▶ [Work order]: The listing below must be copied exactly and in full.

▶ [Input records]:
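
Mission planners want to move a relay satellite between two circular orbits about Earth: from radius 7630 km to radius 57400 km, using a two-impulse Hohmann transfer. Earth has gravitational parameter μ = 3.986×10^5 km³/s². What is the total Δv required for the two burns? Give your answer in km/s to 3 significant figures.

The Hohmann ellipse has a_t = (r₁ + r₂)/2 = 32515 km.
Circular speed at r₁: v₁ = √(μ/r₁) = √(3.986×10^5/7630) = 7.228 km/s.
On the transfer ellipse at r₁, vis-viva gives v_p = √[μ(2/r₁ − 1/a_t)] = 9.603 km/s.
First burn Δv₁ = |v_p − v₁| = 2.375 km/s.
Circular speed at r₂: v₂ = √(μ/r₂) = 2.6352 km/s.
Transfer-orbit speed at r₂: v_a = √[μ(2/r₂ − 1/a_t)] = 1.2765 km/s.
Second burn Δv₂ = |v₂ − v_a| = 1.359 km/s.
Total Δv = Δv₁ + Δv₂ = 3.734 km/s.

Δv = 3.73 km/s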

▶ [Answer to this task]:
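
Mission planners want to move a relay satellite between two circular orbits about Earth: from radius 7630 km to radius 57400 km, using a two-impulse Hohmann transfer. Earth has gravitational parameter μ = 3.986×10^5 km³/s². What is the total Δv required for the two burns? Give your answer in km/s to 3 significant figures.

The Hohmann ellipse has a_t = (r₁ + r₂)/2 = 32515 km.
Circular speed at r₁: v₁ = √(μ/r₁) = √(3.986×10^5/7630) = 7.228 km/s.
On the transfer ellipse at r₁, vis-viva gives v_p = √[μ(2/r₁ − 1/a_t)] = 9.603 km/s.
First burn Δv₁ = |v_p − v₁| = 2.375 km/s.
Circular speed at r₂: v₂ = √(μ/r₂) = 2.6352 km/s.
Transfer-orbit speed at r₂: v_a = √[μ(2/r₂ − 1/a_t)] = 1.2765 km/s.
Second burn Δv₂ = |v₂ − v_a| = 1.359 km/s.
Total Δv = Δv₁ + Δv₂ = 3.734 km/s.

Δv = 3.73 km/s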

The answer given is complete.